HOW TO COMPLETE THIS TASK — Scan the records below for the line with "Let A(y, z)" and the line with "Answer: 325598349493420543/245340448681 ≈". Repeat those two lines and every line between them exactly, and nothing else.

(Dataset entries)
::::

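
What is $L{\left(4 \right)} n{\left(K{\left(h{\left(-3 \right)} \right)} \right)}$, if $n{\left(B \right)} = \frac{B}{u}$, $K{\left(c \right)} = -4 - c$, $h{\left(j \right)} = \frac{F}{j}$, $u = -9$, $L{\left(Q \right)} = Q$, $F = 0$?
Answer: $\frac{16}{9} \approx 1.7778$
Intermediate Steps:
$h{\left(j \right)} = 0$ ($h{\left(j \right)} = \frac{0}{j} = 0$)
$n{\left(B \right)} = - \frac{B}{9}$ ($n{\left(B \right)} = \frac{B}{-9} = B \left(- \frac{1}{9}\right) = - \frac{B}{9}$)
$L{\left(4 \right)} n{\left(K{\left(h{\left(-3 \right)} \right)} \right)} = 4 \left(- \frac{-4 - 0}{9}\right) = 4 \left(- \frac{-4 + 0}{9}\right) = 4 \left(\left(- \frac{1}{9}\right) \left(-4\right)\right) = 4 \cdot \frac{4}{9} = \frac{16}{9}$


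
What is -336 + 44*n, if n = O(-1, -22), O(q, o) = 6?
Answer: -72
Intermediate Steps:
n = 6
-336 + 44*n = -336 + 44*6 = -336 + 264 = -72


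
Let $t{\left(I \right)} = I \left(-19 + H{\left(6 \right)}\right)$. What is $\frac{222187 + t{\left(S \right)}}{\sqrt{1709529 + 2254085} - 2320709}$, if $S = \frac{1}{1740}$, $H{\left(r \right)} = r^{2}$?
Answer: $- \frac{897198624266473}{9371094160376580} - \frac{386605397 \sqrt{3963614}}{9371094160376580} \approx -0.095823$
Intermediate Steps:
$S = \frac{1}{1740} \approx 0.00057471$
$t{\left(I \right)} = 17 I$ ($t{\left(I \right)} = I \left(-19 + 6^{2}\right) = I \left(-19 + 36\right) = I 17 = 17 I$)
$\frac{222187 + t{\left(S \right)}}{\sqrt{1709529 + 2254085} - 2320709} = \frac{222187 + 17 \cdot \frac{1}{1740}}{\sqrt{1709529 + 2254085} - 2320709} = \frac{222187 + \frac{17}{1740}}{\sqrt{3963614} - 2320709} = \frac{386605397}{1740 \left(\sqrt{3963614} - 2320709\right)} = \frac{386605397}{1740 \left(-2320709 + \sqrt{3963614}\right)}$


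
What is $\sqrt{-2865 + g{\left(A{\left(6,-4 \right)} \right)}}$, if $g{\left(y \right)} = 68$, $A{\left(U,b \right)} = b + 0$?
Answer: $i \sqrt{2797} \approx 52.887 i$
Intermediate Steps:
$A{\left(U,b \right)} = b$
$\sqrt{-2865 + g{\left(A{\left(6,-4 \right)} \right)}} = \sqrt{-2865 + 68} = \sqrt{-2797} = i \sqrt{2797}$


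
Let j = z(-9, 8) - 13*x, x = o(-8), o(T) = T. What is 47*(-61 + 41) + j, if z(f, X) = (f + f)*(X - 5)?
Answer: -890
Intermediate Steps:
z(f, X) = 2*f*(-5 + X) (z(f, X) = (2*f)*(-5 + X) = 2*f*(-5 + X))
x = -8
j = 50 (j = 2*(-9)*(-5 + 8) - 13*(-8) = 2*(-9)*3 + 104 = -54 + 104 = 50)
47*(-61 + 41) + j = 47*(-61 + 41) + 50 = 47*(-20) + 50 = -940 + 50 = -890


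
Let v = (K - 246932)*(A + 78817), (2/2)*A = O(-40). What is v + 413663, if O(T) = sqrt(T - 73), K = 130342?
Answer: -9188860367 - 116590*I*sqrt(113) ≈ -9.1889e+9 - 1.2394e+6*I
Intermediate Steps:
O(T) = sqrt(-73 + T)
A = I*sqrt(113) (A = sqrt(-73 - 40) = sqrt(-113) = I*sqrt(113) ≈ 10.63*I)
v = -9189274030 - 116590*I*sqrt(113) (v = (130342 - 246932)*(I*sqrt(113) + 78817) = -116590*(78817 + I*sqrt(113)) = -9189274030 - 116590*I*sqrt(113) ≈ -9.1893e+9 - 1.2394e+6*I)
v + 413663 = (-9189274030 - 116590*I*sqrt(113)) + 413663 = -9188860367 - 116590*I*sqrt(113)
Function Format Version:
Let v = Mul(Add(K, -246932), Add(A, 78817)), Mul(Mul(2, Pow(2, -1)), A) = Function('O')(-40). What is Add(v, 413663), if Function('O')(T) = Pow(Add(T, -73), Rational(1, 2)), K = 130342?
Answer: Add(-9188860367, Mul(-116590, I, Pow(113, Rational(1, 2)))) ≈ Add(-9.1889e+9, Mul(-1.2394e+6, I))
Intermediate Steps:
Function('O')(T) = Pow(Add(-73, T), Rational(1, 2))
A = Mul(I, Pow(113, Rational(1, 2))) (A = Pow(Add(-73, -40), Rational(1, 2)) = Pow(-113, Rational(1, 2)) = Mul(I, Pow(113, Rational(1, 2))) ≈ Mul(10.630, I))
v = Add(-9189274030, Mul(-116590, I, Pow(113, Rational(1, 2)))) (v = Mul(Add(130342, -246932), Add(Mul(I, Pow(113, Rational(1, 2))), 78817)) = Mul(-116590, Add(78817, Mul(I, Pow(113, Rational(1, 2))))) = Add(-9189274030, Mul(-116590, I, Pow(113, Rational(1, 2)))) ≈ Add(-9.1893e+9, Mul(-1.2394e+6, I)))
Add(v, 413663) = Add(Add(-9189274030, Mul(-116590, I, Pow(113, Rational(1, 2)))), 413663) = Add(-9188860367, Mul(-116590, I, Pow(113, Rational(1, 2))))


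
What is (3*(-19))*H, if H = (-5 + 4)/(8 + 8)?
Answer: 57/16 ≈ 3.5625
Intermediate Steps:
H = -1/16 ≈ -0.062500
(3*(-19))*H = (3*(-19))*(-1/16) = -57*(-1/16) = 57/16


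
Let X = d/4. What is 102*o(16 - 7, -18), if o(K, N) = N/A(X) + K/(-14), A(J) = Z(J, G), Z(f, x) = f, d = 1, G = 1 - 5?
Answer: -51867/7 ≈ -7409.6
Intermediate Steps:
G = -4
X = ¼ (X = 1/4 = 1*(¼) = ¼ ≈ 0.25000)
A(J) = J
o(K, N) = 4*N - K/14 (o(K, N) = N/(¼) + K/(-14) = N*4 + K*(-1/14) = 4*N - K/14)
102*o(16 - 7, -18) = 102*(4*(-18) - (16 - 7)/14) = 102*(-72 - 1/14*9) = 102*(-72 - 9/14) = 102*(-1017/14) = -51867/7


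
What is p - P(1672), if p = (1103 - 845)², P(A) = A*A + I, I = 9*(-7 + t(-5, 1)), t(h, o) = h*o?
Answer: -2728912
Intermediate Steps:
I = -108 (I = 9*(-7 - 5*1) = 9*(-7 - 5) = 9*(-12) = -108)
P(A) = -108 + A² (P(A) = A*A - 108 = A² - 108 = -108 + A²)
p = 66564 (p = 258² = 66564)
p - P(1672) = 66564 - (-108 + 1672²) = 66564 - (-108 + 2795584) = 66564 - 1*2795476 = 66564 - 2795476 = -2728912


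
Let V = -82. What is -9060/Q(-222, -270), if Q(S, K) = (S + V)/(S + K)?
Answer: -278595/19 ≈ -14663.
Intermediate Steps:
Q(S, K) = (-82 + S)/(K + S) (Q(S, K) = (S - 82)/(S + K) = (-82 + S)/(K + S))
-9060/Q(-222, -270) = -9060*(-270 - 222)/(-82 - 222) = -9060/(-304/(-492)) = -9060/((-1/492*(-304))) = -9060/76/123 = -9060*123/76 = -278595/19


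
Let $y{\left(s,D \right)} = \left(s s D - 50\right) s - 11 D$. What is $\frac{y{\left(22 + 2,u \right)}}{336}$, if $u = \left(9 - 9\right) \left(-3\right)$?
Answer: $- \frac{25}{7} \approx -3.5714$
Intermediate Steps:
$u = 0$ ($u = \left(9 - 9\right) \left(-3\right) = 0 \left(-3\right) = 0$)
$y{\left(s,D \right)} = - 11 D + s \left(-50 + D s^{2}\right)$ ($y{\left(s,D \right)} = \left(s^{2} D - 50\right) s - 11 D = \left(D s^{2} - 50\right) s - 11 D = \left(-50 + D s^{2}\right) s - 11 D = s \left(-50 + D s^{2}\right) - 11 D = - 11 D + s \left(-50 + D s^{2}\right)$)
$\frac{y{\left(22 + 2,u \right)}}{336} = \frac{- 50 \left(22 + 2\right) - 0 + 0 \left(22 + 2\right)^{3}}{336} = \left(\left(-50\right) 24 + 0 + 0 \cdot 24^{3}\right) \frac{1}{336} = \left(-1200 + 0 + 0 \cdot 13824\right) \frac{1}{336} = \left(-1200 + 0 + 0\right) \frac{1}{336} = \left(-1200\right) \frac{1}{336} = - \frac{25}{7}$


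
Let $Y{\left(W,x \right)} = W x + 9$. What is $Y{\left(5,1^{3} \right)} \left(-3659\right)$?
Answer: $-51226$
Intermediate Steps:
$Y{\left(W,x \right)} = 9 + W x$
$Y{\left(5,1^{3} \right)} \left(-3659\right) = \left(9 + 5 \cdot 1^{3}\right) \left(-3659\right) = \left(9 + 5 \cdot 1\right) \left(-3659\right) = \left(9 + 5\right) \left(-3659\right) = 14 \left(-3659\right) = -51226$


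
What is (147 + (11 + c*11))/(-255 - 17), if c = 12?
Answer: -145/136 ≈ -1.0662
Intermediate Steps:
(147 + (11 + c*11))/(-255 - 17) = (147 + (11 + 12*11))/(-255 - 17) = (147 + (11 + 132))/(-272) = (147 + 143)*(-1/272) = 290*(-1/272) = -145/136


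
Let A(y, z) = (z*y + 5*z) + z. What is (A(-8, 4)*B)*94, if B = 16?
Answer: -12032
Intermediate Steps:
A(y, z) = 6*z + y*z (A(y, z) = (y*z + 5*z) + z = (5*z + y*z) + z = 6*z + y*z)
(A(-8, 4)*B)*94 = ((4*(6 - 8))*16)*94 = ((4*(-2))*16)*94 = -8*16*94 = -128*94 = -12032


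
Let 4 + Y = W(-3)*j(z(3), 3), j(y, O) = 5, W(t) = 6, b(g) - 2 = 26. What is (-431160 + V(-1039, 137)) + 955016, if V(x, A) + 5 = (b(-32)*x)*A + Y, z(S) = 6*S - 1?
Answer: -3461727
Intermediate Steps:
b(g) = 28 (b(g) = 2 + 26 = 28)
z(S) = -1 + 6*S
Y = 26 (Y = -4 + 6*5 = -4 + 30 = 26)
V(x, A) = 21 + 28*A*x (V(x, A) = -5 + ((28*x)*A + 26) = -5 + (28*A*x + 26) = -5 + (26 + 28*A*x) = 21 + 28*A*x)
(-431160 + V(-1039, 137)) + 955016 = (-431160 + (21 + 28*137*(-1039))) + 955016 = (-431160 + (21 - 3985604)) + 955016 = (-431160 - 3985583) + 955016 = -4416743 + 955016 = -3461727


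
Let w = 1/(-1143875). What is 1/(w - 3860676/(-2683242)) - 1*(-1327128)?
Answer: 325598349493420543/245340448681 ≈ 1.3271e+6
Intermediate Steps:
w = -1/1143875 ≈ -8.7422e-7
1/(w - 3860676/(-2683242)) - 1*(-1327128) = 1/(-1/1143875 - 3860676/(-2683242)) - 1*(-1327128) = 1/(-1/1143875 - 3860676*(-1/2683242)) + 1327128 = 1/(-1/1143875 + 214482/149069) + 1327128 = 1/(245340448681/170516302375) + 1327128 = 170516302375/245340448681 + 1327128 = 325598349493420543/245340448681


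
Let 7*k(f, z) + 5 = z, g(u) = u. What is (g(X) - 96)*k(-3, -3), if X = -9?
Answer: 120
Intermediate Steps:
k(f, z) = -5/7 + z/7
(g(X) - 96)*k(-3, -3) = (-9 - 96)*(-5/7 + (⅐)*(-3)) = -105*(-5/7 - 3/7) = -105*(-8/7) = 120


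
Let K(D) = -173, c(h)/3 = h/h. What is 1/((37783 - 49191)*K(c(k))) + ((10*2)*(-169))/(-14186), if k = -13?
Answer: 19279561/80916944 ≈ 0.23826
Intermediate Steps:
c(h) = 3 (c(h) = 3*(h/h) = 3*1 = 3)
1/((37783 - 49191)*K(c(k))) + ((10*2)*(-169))/(-14186) = 1/((37783 - 49191)*(-173)) + ((10*2)*(-169))/(-14186) = -1/173/(-11408) + (20*(-169))*(-1/14186) = -1/11408*(-1/173) - 3380*(-1/14186) = 1/1973584 + 1690/7093 = 19279561/80916944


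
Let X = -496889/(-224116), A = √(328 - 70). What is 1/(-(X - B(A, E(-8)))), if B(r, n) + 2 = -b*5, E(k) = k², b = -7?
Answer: 224116/6898939 ≈ 0.032486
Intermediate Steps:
A = √258 ≈ 16.062
B(r, n) = 33 (B(r, n) = -2 - 1*(-7)*5 = -2 + 7*5 = -2 + 35 = 33)
X = 496889/224116 (X = -496889*(-1/224116) = 496889/224116 ≈ 2.2171)
1/(-(X - B(A, E(-8)))) = 1/(-(496889/224116 - 1*33)) = 1/(-(496889/224116 - 33)) = 1/(-1*(-6898939/224116)) = 1/(6898939/224116) = 224116/6898939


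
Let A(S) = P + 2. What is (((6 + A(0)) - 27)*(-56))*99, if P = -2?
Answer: 116424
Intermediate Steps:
A(S) = 0 (A(S) = -2 + 2 = 0)
(((6 + A(0)) - 27)*(-56))*99 = (((6 + 0) - 27)*(-56))*99 = ((6 - 27)*(-56))*99 = -21*(-56)*99 = 1176*99 = 116424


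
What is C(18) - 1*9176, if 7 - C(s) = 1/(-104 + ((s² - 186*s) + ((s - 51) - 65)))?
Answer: -29579193/3226 ≈ -9169.0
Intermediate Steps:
C(s) = 7 - 1/(-220 + s² - 185*s) (C(s) = 7 - 1/(-104 + ((s² - 186*s) + ((s - 51) - 65))) = 7 - 1/(-104 + ((s² - 186*s) + ((-51 + s) - 65))) = 7 - 1/(-104 + ((s² - 186*s) + (-116 + s))) = 7 - 1/(-104 + (-116 + s² - 185*s)) = 7 - 1/(-220 + s² - 185*s))
C(18) - 1*9176 = (1541 - 7*18² + 1295*18)/(220 - 1*18² + 185*18) - 1*9176 = (1541 - 7*324 + 23310)/(220 - 1*324 + 3330) - 9176 = (1541 - 2268 + 23310)/(220 - 324 + 3330) - 9176 = 22583/3226 - 9176 = -29579193/3226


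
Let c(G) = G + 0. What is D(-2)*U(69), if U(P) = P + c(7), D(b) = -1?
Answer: -76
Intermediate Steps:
c(G) = G
U(P) = 7 + P (U(P) = P + 7 = 7 + P)
D(-2)*U(69) = -(7 + 69) = -1*76 = -76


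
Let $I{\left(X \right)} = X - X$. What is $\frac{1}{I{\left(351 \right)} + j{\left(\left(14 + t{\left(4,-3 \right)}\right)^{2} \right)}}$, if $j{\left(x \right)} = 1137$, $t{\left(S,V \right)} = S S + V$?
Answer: $\frac{1}{1137} \approx 0.00087951$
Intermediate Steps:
$t{\left(S,V \right)} = V + S^{2}$ ($t{\left(S,V \right)} = S^{2} + V = V + S^{2}$)
$I{\left(X \right)} = 0$
$\frac{1}{I{\left(351 \right)} + j{\left(\left(14 + t{\left(4,-3 \right)}\right)^{2} \right)}} = \frac{1}{0 + 1137} = \frac{1}{1137}$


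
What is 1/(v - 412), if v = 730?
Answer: 1/318 ≈ 0.0031447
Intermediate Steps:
1/(v - 412) = 1/(730 - 412) = 1/318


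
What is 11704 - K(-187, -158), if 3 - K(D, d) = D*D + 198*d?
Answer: 15386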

::::

EXERCISE ANSWER —
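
Let A(y, z) = (z*y + 5*z) + z. What is (A(-8, 4)*B)*94, if B = 16?
Answer: -12032
Intermediate Steps:
A(y, z) = 6*z + y*z (A(y, z) = (y*z + 5*z) + z = (5*z + y*z) + z = 6*z + y*z)
(A(-8, 4)*B)*94 = ((4*(6 - 8))*16)*94 = ((4*(-2))*16)*94 = -8*16*94 = -128*94 = -12032


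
Let 4 + Y = W(-3)*j(z(3), 3), j(y, O) = 5, W(t) = 6, b(g) - 2 = 26. What is (-431160 + V(-1039, 137)) + 955016, if V(x, A) + 5 = (b(-32)*x)*A + Y, z(S) = 6*S - 1?
Answer: -3461727
Intermediate Steps:
b(g) = 28 (b(g) = 2 + 26 = 28)
z(S) = -1 + 6*S
Y = 26 (Y = -4 + 6*5 = -4 + 30 = 26)
V(x, A) = 21 + 28*A*x (V(x, A) = -5 + ((28*x)*A + 26) = -5 + (28*A*x + 26) = -5 + (26 + 28*A*x) = 21 + 28*A*x)
(-431160 + V(-1039, 137)) + 955016 = (-431160 + (21 + 28*137*(-1039))) + 955016 = (-431160 + (21 - 3985604)) + 955016 = (-431160 - 3985583) + 955016 = -4416743 + 955016 = -3461727


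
Let w = 1/(-1143875). What is 1/(w - 3860676/(-2683242)) - 1*(-1327128)?
Answer: 325598349493420543/245340448681 ≈ 1.3271e+6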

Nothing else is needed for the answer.